◆ **Work to complete**:
After locating the line with "A team plans to estimate the proportion of insurance" in the data that follows, return it and every later line exactly, up to and including the line with "We want to estimate the proportion of voters".

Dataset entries
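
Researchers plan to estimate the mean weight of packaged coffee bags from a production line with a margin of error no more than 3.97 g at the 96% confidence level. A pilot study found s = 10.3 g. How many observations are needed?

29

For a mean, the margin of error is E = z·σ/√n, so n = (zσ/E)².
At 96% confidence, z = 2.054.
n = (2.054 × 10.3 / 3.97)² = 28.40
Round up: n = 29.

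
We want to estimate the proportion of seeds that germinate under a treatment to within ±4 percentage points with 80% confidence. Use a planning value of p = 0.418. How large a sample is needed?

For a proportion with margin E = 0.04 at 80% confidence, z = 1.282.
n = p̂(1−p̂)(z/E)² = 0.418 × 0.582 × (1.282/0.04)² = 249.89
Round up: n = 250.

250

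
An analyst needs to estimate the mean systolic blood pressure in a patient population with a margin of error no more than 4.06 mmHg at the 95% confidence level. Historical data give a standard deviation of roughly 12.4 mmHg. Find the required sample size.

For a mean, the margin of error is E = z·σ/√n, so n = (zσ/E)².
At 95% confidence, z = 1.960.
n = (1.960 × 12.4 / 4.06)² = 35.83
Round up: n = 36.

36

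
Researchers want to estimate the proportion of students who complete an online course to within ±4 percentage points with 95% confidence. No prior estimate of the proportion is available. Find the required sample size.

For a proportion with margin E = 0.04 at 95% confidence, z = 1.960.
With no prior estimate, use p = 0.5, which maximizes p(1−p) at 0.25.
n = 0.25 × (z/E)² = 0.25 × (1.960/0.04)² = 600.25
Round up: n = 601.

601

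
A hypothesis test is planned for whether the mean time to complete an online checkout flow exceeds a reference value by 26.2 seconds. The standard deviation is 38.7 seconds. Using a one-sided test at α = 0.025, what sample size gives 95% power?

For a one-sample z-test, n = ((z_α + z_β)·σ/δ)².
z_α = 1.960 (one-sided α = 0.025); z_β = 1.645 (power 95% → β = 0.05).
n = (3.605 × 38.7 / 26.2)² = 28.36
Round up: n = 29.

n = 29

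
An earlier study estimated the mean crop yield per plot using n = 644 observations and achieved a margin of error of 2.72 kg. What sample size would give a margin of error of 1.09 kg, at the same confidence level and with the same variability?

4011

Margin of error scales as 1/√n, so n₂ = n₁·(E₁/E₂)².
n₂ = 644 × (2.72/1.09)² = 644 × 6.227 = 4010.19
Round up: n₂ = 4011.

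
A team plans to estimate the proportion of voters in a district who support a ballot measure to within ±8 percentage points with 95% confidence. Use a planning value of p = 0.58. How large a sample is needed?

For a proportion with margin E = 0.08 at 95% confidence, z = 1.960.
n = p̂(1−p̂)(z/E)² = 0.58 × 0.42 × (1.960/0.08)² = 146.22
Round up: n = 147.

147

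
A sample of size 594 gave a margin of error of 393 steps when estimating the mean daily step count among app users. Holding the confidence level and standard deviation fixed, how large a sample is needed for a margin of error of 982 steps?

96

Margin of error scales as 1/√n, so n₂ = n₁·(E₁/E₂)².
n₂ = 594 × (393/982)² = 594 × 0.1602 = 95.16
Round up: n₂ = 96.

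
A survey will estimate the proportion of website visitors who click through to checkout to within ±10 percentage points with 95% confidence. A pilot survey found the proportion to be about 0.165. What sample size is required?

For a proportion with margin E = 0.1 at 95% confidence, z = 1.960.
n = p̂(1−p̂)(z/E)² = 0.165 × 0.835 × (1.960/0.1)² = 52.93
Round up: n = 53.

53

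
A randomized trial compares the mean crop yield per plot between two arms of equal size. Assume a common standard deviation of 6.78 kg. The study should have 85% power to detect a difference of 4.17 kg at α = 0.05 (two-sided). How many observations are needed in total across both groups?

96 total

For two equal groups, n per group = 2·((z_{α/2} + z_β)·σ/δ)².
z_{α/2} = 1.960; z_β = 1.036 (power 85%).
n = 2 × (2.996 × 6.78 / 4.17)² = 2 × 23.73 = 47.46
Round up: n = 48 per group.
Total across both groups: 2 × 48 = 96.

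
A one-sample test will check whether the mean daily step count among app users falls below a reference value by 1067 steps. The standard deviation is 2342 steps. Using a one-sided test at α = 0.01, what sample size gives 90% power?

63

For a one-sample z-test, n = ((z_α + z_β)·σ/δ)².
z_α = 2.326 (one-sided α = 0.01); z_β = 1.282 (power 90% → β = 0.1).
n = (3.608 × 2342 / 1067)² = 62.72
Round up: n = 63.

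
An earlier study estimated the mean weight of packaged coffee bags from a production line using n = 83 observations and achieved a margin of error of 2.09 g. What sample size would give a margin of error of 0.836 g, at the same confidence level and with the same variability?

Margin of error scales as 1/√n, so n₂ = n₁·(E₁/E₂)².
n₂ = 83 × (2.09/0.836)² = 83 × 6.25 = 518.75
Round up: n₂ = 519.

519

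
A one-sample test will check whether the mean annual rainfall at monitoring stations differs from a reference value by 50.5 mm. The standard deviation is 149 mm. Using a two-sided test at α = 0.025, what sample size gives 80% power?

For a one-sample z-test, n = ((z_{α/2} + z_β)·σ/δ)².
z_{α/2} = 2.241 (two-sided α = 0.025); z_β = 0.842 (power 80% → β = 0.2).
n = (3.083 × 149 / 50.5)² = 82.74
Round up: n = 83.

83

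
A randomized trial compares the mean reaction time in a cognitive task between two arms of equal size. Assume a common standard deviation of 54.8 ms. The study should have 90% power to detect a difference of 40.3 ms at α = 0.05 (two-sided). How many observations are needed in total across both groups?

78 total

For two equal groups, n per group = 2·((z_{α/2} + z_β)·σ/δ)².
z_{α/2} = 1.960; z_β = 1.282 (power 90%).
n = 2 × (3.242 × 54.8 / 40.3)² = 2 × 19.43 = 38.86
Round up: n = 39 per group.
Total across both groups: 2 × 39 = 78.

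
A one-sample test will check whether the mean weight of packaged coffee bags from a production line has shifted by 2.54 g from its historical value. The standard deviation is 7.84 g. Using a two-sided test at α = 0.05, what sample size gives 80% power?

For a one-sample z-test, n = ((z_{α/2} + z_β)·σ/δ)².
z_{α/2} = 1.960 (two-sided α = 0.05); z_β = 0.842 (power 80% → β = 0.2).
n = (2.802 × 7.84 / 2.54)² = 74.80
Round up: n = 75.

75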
==
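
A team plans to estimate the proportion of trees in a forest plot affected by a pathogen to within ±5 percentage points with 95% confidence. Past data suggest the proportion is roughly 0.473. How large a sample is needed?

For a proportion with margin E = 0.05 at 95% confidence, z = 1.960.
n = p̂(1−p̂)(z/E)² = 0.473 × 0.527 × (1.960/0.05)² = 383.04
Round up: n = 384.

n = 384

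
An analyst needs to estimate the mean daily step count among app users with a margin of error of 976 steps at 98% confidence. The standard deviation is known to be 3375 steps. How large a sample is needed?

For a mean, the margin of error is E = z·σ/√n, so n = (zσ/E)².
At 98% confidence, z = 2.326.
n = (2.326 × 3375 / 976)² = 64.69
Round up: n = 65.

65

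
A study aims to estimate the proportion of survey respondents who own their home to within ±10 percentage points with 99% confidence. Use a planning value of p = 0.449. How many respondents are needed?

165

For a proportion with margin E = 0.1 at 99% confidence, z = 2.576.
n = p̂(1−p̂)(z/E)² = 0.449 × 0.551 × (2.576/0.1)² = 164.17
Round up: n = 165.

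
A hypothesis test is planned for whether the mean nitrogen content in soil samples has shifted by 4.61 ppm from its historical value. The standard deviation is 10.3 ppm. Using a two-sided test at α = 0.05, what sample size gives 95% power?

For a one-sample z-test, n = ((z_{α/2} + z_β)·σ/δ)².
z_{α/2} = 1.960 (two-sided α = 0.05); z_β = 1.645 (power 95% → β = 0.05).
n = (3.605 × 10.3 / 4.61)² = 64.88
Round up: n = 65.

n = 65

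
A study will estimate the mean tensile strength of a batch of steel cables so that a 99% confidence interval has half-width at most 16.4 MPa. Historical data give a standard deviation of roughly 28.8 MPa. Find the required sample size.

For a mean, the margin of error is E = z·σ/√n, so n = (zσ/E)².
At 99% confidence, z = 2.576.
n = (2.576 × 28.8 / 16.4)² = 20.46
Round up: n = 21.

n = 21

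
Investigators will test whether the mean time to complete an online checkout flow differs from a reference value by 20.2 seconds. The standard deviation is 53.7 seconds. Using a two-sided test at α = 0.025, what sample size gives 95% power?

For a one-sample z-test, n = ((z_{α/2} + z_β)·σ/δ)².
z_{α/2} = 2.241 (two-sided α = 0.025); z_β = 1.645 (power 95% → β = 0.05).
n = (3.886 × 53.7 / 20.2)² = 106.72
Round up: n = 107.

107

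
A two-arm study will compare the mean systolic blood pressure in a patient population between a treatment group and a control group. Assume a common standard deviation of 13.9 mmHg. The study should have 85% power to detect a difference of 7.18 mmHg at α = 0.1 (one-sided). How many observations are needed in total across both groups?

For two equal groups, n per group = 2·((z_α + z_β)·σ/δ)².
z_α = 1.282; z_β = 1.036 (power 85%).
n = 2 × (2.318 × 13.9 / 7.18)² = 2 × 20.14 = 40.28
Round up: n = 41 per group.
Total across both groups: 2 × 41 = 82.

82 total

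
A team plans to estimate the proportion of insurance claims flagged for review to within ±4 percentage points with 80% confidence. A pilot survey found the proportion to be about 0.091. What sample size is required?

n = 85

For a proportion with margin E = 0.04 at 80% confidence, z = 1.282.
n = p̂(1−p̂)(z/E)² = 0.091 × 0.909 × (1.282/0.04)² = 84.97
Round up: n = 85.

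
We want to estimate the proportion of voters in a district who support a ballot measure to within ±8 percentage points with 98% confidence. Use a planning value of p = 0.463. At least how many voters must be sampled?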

◆ **Reply to the exercise**:
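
A team plans to estimate the proportion of insurance claims flagged for review to within ±4 percentage points with 80% confidence. A pilot survey found the proportion to be about 0.091. What sample size is required?

n = 85

For a proportion with margin E = 0.04 at 80% confidence, z = 1.282.
n = p̂(1−p̂)(z/E)² = 0.091 × 0.909 × (1.282/0.04)² = 84.97
Round up: n = 85.

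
We want to estimate the proportion of voters in a district who support a ballot measure to within ±8 percentage points with 98% confidence. Use a planning value of p = 0.463. At least how many voters must be sampled?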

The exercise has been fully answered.